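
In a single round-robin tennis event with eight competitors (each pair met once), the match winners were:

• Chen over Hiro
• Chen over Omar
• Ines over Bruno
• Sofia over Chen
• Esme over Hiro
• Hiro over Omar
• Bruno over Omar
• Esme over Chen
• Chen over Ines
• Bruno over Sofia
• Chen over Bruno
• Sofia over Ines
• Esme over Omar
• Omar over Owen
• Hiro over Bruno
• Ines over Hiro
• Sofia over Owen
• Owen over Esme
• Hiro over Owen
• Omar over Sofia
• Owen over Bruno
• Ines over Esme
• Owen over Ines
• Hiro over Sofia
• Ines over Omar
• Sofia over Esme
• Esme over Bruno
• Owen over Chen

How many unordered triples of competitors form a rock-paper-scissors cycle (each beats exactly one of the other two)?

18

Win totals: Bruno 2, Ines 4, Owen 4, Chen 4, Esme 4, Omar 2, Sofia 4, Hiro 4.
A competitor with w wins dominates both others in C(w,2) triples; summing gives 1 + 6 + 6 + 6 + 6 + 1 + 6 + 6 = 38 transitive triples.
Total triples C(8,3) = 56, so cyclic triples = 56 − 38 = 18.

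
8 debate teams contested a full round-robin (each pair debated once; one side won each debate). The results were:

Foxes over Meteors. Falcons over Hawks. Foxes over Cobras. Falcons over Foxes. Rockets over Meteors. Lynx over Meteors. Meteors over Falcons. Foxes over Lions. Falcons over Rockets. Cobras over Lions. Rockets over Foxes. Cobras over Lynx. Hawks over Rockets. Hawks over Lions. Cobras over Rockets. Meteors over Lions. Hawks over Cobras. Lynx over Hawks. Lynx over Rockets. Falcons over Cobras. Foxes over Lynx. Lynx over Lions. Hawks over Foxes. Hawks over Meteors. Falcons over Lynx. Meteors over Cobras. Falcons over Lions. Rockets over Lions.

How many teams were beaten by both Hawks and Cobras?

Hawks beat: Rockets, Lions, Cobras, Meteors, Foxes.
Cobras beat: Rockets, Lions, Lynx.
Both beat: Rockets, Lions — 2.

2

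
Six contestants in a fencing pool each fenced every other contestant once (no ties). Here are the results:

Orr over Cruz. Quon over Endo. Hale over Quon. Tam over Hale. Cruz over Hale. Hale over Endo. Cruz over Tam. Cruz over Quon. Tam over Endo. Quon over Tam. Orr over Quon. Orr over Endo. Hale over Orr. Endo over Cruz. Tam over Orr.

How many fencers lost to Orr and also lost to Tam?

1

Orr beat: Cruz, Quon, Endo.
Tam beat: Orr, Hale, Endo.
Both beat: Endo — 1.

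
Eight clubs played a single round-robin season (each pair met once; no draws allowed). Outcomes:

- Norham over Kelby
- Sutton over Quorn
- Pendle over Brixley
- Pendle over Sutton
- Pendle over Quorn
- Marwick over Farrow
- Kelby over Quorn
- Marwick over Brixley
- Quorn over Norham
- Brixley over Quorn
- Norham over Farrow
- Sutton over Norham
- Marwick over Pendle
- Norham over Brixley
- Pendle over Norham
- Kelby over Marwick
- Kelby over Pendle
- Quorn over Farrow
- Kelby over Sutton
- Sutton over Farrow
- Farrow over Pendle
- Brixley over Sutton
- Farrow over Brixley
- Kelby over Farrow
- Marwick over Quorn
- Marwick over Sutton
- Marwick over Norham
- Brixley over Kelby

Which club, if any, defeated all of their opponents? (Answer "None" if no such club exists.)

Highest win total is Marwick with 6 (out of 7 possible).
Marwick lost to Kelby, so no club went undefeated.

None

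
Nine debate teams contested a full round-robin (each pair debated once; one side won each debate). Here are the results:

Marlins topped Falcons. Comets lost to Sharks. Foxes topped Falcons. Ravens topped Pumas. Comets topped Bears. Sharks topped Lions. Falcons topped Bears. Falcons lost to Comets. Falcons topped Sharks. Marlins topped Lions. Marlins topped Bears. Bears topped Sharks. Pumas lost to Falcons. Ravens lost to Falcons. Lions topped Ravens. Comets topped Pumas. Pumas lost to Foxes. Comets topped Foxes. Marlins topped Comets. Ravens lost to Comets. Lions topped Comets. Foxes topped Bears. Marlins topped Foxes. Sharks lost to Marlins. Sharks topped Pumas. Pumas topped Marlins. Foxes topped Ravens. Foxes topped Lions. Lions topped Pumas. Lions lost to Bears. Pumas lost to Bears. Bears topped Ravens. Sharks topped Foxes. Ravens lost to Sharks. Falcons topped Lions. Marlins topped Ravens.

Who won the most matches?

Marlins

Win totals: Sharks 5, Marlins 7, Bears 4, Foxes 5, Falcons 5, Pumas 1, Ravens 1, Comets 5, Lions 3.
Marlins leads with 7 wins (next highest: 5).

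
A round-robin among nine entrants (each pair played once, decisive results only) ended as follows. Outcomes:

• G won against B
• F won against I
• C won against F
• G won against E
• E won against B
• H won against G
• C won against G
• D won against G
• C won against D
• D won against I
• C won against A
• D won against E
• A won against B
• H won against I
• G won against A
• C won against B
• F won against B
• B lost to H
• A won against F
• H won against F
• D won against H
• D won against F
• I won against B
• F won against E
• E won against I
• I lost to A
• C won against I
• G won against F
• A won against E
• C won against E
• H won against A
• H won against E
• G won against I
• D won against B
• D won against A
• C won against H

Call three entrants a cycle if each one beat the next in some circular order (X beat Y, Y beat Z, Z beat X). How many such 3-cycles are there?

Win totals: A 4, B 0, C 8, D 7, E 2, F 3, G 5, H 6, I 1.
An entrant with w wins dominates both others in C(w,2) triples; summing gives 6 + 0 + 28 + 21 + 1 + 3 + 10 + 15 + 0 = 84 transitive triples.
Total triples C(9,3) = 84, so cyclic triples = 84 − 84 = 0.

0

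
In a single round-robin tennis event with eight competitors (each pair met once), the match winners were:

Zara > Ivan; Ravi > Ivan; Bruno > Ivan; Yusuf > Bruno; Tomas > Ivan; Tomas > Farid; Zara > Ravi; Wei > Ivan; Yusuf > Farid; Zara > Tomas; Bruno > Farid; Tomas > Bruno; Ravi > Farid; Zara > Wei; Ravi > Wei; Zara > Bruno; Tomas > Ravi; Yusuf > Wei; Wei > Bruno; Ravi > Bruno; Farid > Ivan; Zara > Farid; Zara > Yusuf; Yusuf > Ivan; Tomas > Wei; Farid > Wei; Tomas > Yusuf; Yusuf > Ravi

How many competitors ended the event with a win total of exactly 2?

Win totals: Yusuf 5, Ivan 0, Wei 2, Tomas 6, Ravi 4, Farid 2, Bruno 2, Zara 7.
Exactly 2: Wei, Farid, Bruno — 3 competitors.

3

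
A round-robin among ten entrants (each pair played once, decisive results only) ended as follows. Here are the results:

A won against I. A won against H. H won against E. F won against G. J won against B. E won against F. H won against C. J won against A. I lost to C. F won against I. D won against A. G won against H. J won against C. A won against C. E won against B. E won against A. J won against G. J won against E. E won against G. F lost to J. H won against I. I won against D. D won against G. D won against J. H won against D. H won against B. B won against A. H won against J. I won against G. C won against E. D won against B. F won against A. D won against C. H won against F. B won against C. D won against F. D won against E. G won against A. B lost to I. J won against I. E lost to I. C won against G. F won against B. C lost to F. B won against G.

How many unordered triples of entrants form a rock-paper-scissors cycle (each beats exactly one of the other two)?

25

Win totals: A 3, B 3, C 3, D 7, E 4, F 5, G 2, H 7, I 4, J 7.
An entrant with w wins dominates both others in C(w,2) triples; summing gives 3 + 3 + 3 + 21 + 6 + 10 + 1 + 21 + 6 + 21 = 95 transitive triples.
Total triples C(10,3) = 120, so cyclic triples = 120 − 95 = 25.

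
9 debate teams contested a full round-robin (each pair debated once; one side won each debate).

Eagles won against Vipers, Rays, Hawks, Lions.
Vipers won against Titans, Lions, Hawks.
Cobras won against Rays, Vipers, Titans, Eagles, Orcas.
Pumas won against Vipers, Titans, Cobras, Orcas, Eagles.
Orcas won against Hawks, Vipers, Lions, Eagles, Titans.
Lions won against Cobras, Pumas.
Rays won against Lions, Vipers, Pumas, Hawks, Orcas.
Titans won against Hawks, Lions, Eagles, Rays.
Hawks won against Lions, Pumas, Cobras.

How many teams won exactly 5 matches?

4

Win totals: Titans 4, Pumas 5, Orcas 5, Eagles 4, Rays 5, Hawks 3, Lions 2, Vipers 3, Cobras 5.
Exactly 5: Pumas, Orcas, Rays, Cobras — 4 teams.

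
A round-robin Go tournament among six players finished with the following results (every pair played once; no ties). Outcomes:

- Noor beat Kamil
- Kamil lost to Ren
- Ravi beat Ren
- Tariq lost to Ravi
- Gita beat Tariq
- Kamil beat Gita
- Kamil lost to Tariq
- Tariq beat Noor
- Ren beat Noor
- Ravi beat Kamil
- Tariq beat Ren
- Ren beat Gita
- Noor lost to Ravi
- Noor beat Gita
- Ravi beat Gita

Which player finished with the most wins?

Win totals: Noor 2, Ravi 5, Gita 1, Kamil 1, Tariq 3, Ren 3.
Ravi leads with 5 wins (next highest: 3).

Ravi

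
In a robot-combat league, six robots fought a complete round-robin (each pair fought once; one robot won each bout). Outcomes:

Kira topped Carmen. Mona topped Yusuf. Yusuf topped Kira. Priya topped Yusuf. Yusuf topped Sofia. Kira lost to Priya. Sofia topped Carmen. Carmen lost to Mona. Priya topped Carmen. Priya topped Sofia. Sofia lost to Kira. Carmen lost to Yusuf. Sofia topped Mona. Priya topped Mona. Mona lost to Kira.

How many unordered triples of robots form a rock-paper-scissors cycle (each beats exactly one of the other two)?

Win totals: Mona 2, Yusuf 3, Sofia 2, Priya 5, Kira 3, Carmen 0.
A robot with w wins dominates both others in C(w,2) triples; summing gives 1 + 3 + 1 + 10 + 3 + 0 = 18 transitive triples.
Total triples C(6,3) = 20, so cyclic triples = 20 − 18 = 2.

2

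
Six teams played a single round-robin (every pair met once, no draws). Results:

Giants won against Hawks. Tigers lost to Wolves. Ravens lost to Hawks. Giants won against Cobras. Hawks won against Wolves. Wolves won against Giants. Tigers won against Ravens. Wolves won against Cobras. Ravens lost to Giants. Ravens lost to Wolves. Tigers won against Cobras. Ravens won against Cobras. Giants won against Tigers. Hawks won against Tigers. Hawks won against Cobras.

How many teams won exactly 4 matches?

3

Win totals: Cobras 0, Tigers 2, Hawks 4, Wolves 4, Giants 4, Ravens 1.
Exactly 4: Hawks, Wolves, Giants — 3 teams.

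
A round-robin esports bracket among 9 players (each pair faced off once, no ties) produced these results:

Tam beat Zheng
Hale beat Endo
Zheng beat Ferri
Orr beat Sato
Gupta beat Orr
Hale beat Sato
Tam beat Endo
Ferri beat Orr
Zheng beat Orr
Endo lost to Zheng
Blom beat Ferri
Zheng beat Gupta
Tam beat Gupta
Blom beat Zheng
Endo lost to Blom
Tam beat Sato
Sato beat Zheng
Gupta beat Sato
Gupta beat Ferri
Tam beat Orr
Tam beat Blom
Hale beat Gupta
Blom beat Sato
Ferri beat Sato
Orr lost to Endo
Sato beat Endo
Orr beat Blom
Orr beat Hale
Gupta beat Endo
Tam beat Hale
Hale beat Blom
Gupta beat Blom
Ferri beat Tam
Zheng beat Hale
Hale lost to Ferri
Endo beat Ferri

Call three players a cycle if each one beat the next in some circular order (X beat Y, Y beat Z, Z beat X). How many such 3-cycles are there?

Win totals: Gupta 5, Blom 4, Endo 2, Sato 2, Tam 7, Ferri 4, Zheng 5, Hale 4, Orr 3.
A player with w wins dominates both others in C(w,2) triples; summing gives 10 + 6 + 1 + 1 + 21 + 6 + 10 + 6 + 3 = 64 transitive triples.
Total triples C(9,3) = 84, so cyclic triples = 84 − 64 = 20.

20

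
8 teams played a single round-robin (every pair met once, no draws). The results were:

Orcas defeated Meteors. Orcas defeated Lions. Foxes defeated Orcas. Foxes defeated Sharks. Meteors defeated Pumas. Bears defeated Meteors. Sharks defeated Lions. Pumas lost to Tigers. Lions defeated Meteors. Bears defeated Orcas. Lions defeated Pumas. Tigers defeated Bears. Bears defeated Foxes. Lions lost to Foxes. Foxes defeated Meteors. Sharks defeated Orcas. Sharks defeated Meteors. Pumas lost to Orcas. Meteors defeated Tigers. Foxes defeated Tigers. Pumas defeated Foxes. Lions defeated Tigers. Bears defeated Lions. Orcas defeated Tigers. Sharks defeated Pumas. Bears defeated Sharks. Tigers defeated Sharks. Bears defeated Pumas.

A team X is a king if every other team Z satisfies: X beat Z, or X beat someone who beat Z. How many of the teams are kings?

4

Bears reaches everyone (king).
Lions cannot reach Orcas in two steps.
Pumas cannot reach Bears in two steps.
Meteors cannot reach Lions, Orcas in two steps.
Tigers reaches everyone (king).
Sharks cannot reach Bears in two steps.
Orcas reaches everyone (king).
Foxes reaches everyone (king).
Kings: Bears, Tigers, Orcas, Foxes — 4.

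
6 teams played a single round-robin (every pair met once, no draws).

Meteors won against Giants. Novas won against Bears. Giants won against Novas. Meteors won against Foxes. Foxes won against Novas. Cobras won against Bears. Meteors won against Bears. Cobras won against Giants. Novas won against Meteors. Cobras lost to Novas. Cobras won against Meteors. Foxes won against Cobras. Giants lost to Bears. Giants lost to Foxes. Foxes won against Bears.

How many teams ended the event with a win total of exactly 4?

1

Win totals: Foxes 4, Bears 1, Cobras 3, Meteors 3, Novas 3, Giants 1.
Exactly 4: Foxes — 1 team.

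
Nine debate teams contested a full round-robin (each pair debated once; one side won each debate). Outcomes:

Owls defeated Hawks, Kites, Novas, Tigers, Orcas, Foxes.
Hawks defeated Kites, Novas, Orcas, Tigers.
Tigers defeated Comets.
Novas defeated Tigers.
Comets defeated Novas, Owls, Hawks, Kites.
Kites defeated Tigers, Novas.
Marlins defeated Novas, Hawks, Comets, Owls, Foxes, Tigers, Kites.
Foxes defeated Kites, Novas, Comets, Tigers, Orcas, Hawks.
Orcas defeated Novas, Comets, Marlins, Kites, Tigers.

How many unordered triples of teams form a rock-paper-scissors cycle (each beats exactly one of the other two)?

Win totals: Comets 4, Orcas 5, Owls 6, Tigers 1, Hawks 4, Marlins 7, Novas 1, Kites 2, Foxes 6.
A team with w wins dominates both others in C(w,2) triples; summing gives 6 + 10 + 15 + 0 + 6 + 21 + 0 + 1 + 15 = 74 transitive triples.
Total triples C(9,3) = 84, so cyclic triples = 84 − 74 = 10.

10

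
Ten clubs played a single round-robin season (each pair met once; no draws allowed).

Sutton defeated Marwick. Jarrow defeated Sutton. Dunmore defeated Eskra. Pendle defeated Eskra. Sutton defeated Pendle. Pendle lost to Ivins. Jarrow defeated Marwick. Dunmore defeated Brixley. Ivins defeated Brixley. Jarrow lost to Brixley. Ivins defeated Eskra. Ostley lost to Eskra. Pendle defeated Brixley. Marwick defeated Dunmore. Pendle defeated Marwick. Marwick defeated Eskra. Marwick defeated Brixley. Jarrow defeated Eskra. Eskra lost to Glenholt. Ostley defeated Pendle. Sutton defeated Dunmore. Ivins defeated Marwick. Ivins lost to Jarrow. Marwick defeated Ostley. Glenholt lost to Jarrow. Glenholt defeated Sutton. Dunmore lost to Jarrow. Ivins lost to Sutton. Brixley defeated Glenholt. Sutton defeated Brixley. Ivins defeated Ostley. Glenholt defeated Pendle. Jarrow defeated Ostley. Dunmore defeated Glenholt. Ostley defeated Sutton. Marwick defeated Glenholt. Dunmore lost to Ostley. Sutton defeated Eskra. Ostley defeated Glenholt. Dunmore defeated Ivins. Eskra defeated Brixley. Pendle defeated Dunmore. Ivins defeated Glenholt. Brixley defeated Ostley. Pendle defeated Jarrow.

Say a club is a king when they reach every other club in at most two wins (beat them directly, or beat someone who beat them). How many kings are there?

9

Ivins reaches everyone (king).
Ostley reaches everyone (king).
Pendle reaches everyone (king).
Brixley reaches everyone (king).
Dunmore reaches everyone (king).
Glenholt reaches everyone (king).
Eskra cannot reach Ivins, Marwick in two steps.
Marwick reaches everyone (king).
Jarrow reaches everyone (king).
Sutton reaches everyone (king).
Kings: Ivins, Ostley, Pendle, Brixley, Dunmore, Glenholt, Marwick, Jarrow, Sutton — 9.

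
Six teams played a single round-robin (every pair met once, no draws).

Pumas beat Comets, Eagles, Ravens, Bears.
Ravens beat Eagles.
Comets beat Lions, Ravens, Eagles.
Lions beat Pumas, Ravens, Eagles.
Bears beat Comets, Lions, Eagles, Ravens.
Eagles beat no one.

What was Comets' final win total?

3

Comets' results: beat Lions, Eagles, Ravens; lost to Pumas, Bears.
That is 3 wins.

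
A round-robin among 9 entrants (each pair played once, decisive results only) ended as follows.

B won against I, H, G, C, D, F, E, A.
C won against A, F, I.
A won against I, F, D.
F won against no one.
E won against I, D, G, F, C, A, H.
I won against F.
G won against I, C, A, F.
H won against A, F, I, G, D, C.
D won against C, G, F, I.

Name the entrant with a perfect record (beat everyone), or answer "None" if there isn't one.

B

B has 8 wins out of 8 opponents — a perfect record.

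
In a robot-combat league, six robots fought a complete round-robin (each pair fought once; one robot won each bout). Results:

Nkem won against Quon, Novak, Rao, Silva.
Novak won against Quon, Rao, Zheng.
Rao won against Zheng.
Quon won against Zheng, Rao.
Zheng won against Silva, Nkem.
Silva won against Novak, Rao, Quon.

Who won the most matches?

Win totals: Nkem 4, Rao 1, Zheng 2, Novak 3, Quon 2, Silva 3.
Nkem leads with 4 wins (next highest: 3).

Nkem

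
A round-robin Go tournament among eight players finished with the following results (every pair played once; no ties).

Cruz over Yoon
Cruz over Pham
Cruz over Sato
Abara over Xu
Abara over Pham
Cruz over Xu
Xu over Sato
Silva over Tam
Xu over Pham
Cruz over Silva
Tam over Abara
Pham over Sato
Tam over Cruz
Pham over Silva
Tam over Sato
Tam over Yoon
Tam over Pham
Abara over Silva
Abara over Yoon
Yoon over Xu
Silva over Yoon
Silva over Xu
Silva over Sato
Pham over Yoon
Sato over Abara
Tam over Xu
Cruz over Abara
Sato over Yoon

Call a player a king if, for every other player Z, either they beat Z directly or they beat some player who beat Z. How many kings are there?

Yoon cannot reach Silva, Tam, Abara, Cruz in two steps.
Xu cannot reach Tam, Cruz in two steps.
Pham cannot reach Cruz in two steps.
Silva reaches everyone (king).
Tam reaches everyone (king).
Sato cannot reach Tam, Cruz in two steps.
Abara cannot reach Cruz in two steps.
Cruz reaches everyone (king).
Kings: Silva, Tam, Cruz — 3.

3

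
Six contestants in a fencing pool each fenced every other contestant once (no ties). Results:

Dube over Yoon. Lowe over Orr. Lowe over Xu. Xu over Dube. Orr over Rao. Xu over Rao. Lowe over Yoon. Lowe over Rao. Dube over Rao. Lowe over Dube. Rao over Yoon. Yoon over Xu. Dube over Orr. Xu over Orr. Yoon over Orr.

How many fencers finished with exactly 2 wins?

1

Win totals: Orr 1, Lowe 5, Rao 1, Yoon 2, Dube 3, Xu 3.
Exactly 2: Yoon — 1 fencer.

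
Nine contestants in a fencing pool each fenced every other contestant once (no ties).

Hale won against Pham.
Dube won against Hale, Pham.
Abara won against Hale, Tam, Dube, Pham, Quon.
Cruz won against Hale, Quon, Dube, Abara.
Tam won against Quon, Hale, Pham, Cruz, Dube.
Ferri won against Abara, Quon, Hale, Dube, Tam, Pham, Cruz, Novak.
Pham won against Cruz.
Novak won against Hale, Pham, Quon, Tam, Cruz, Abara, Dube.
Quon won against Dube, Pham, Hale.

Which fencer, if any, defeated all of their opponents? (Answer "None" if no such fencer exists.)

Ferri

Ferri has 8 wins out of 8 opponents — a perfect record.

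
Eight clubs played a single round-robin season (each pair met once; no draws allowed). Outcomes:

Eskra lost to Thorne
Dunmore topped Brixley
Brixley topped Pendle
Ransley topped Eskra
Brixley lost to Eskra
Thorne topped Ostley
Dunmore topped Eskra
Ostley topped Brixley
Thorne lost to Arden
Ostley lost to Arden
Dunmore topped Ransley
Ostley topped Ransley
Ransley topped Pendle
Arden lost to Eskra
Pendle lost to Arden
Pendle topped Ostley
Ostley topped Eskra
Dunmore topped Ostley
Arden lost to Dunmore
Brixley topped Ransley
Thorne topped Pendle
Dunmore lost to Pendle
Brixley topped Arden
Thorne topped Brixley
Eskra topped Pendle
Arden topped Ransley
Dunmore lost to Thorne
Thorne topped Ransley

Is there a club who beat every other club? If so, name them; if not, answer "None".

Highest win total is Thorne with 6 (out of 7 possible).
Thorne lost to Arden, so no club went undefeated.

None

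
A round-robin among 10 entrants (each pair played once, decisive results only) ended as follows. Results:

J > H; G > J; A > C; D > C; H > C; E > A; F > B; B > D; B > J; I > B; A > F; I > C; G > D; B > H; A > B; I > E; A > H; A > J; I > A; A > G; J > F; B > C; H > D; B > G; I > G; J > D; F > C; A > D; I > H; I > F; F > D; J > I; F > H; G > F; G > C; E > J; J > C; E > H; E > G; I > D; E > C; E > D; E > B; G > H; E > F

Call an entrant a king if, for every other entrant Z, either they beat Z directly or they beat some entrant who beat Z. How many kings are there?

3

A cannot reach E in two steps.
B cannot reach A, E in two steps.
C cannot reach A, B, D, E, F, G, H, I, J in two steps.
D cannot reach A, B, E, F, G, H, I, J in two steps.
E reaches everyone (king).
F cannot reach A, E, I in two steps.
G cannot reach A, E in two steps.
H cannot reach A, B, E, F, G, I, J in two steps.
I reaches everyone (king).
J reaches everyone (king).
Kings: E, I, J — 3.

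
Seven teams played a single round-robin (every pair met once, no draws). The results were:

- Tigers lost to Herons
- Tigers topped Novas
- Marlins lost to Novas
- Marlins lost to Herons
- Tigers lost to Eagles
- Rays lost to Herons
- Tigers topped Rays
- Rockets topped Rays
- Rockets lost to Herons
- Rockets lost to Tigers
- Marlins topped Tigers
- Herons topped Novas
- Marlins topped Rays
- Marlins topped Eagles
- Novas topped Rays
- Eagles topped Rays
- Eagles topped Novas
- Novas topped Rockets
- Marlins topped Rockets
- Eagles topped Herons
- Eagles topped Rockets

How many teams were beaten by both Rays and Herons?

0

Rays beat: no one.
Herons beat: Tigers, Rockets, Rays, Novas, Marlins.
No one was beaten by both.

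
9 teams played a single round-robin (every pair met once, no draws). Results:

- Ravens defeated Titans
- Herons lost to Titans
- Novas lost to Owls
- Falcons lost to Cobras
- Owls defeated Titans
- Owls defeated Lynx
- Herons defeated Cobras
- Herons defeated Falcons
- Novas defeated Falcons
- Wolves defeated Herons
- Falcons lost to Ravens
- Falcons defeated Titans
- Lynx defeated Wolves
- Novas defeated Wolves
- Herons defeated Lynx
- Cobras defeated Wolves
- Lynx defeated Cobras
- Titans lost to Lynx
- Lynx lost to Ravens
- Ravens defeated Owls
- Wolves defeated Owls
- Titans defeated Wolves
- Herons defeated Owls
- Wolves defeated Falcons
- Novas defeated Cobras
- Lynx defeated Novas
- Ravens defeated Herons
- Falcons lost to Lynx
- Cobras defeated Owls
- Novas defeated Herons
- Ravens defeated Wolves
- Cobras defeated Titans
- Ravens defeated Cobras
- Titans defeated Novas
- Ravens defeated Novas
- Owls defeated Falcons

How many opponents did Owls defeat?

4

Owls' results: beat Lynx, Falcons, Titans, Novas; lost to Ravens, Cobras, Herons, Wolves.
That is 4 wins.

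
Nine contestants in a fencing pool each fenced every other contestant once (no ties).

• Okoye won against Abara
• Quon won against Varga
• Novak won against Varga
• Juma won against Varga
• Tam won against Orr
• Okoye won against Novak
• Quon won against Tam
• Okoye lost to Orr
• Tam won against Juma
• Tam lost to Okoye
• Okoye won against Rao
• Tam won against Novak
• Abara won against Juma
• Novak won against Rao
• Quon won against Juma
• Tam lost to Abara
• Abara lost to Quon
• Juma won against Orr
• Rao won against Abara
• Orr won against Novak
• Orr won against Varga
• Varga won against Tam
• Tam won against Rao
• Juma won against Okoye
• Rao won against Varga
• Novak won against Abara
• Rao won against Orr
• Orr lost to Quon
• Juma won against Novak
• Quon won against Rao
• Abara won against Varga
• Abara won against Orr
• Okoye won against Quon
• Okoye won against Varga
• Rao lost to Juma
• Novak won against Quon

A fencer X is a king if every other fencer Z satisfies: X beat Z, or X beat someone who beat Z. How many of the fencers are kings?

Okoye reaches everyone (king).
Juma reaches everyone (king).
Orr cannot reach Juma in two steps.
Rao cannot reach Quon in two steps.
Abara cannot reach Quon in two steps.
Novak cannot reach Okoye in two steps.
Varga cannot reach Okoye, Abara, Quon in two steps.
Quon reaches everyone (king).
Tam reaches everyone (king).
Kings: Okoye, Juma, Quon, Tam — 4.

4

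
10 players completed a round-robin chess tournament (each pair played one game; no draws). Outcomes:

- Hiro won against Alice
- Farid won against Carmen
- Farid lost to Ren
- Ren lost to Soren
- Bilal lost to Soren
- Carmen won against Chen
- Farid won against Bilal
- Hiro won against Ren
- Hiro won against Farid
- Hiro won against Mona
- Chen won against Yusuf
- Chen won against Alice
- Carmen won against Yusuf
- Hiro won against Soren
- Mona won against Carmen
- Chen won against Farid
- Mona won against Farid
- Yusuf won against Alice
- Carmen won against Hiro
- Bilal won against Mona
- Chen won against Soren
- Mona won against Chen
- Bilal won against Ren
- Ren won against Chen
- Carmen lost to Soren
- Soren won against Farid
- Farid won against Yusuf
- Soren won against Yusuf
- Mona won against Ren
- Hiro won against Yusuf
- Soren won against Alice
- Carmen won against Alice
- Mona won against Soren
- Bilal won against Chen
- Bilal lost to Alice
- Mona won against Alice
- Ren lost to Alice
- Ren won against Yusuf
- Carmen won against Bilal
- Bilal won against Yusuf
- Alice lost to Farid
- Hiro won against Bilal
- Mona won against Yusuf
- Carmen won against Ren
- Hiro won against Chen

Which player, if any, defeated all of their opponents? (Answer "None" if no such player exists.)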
========================================
> [Work instructions]: Set down exactly, and only, the lines from the one with "- Farid won against Yusuf" to the final line of the data.

> [Exercise output]:
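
- Farid won against Yusuf
- Soren won against Yusuf
- Mona won against Ren
- Hiro won against Yusuf
- Soren won against Alice
- Carmen won against Alice
- Mona won against Soren
- Bilal won against Chen
- Bilal lost to Alice
- Mona won against Alice
- Ren lost to Alice
- Ren won against Yusuf
- Carmen won against Bilal
- Bilal won against Yusuf
- Alice lost to Farid
- Hiro won against Bilal
- Mona won against Yusuf
- Carmen won against Ren
- Hiro won against Chen

Which player, if any, defeated all of their opponents? (Answer "None" if no such player exists.)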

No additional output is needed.